Within the records below, find each line that holds the string "event", then copy it.

━━━━━ MATERIALS PROVIDED ━━━━━

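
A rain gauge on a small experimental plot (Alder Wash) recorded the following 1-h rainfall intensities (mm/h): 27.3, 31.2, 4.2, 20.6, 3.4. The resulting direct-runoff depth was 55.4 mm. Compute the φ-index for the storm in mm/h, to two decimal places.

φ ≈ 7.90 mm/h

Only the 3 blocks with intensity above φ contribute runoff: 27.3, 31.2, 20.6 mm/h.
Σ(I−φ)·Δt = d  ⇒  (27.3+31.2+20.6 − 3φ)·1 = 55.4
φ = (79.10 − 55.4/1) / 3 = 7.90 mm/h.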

━━━━━
━━━━━ MATERIALS PROVIDED ━━━━━

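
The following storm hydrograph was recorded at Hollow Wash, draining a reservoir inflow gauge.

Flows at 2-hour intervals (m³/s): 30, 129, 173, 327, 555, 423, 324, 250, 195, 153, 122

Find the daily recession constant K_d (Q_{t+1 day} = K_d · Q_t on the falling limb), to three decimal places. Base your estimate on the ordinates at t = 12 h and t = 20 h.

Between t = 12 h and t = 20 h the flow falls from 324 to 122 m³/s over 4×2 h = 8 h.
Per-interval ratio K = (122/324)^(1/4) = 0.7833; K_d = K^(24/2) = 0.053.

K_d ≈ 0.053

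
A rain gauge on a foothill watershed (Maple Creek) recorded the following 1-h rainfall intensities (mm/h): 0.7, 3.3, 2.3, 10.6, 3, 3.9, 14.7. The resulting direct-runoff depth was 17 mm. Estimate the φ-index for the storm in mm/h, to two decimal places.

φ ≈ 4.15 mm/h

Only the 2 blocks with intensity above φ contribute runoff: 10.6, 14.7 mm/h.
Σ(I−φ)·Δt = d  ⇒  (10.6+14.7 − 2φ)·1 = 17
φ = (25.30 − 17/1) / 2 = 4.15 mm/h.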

━━━━━
━━━━━ MATERIALS PROVIDED ━━━━━

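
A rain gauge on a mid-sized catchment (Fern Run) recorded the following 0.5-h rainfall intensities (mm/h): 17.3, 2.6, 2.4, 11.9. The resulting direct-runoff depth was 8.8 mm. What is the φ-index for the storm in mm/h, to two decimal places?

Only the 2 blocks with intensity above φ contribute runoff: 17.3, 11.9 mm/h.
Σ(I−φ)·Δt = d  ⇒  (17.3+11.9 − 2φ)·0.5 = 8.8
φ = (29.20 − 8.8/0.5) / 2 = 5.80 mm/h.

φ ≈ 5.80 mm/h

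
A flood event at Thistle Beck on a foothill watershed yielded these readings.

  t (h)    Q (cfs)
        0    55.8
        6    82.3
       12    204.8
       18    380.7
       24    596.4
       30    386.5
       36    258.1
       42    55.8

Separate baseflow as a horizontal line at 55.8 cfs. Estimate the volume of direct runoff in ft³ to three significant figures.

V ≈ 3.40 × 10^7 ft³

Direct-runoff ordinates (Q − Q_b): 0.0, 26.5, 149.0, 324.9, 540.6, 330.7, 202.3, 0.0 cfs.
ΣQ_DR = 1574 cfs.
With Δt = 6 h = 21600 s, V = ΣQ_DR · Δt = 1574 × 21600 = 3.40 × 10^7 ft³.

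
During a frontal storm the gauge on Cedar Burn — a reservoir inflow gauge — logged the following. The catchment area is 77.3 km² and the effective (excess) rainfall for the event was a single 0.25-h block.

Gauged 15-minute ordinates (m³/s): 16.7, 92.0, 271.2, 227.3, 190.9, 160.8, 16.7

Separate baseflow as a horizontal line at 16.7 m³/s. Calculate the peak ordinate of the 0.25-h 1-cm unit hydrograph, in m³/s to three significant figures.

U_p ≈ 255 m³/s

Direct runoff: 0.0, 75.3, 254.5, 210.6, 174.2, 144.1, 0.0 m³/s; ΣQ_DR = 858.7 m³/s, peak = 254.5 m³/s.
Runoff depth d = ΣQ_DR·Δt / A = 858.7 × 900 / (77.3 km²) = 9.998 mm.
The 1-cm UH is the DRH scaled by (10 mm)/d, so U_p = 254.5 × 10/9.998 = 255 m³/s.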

━━━━━

• _REPLY_
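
A flood event at Thistle Beck on a foothill watershed yielded these readings.
During a frontal storm the gauge on Cedar Burn — a reservoir inflow gauge — logged the following. The catchment area is 77.3 km² and the effective (excess) rainfall for the event was a single 0.25-h block.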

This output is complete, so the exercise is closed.